══ Records

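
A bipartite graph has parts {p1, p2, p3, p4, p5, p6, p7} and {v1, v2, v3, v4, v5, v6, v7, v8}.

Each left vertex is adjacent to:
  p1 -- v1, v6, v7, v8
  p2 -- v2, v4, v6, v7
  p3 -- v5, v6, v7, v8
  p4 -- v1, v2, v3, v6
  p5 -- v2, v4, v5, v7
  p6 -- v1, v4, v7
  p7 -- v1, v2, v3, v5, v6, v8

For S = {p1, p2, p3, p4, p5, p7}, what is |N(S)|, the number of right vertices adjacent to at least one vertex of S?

8

The union of neighbours of {p1, p2, p3, p4, p5, p7} is {v1, v2, v3, v4, v5, v6, v7, v8}, which has 8 elements.
Since |N(S)| = 8 ≥ |S| = 6, Hall's condition holds for this subset.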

════

* [Required work]: Please give the full set of data again exactly.

* [Answer section]:
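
A bipartite graph has parts {p1, p2, p3, p4, p5, p6, p7} and {v1, v2, v3, v4, v5, v6, v7, v8}.

Each left vertex is adjacent to:
  p1 -- v1, v6, v7, v8
  p2 -- v2, v4, v6, v7
  p3 -- v5, v6, v7, v8
  p4 -- v1, v2, v3, v6
  p5 -- v2, v4, v5, v7
  p6 -- v1, v4, v7
  p7 -- v1, v2, v3, v5, v6, v8

For S = {p1, p2, p3, p4, p5, p7}, what is |N(S)|, the number of right vertices adjacent to at least one vertex of S?

8

The union of neighbours of {p1, p2, p3, p4, p5, p7} is {v1, v2, v3, v4, v5, v6, v7, v8}, which has 8 elements.
Since |N(S)| = 8 ≥ |S| = 6, Hall's condition holds for this subset.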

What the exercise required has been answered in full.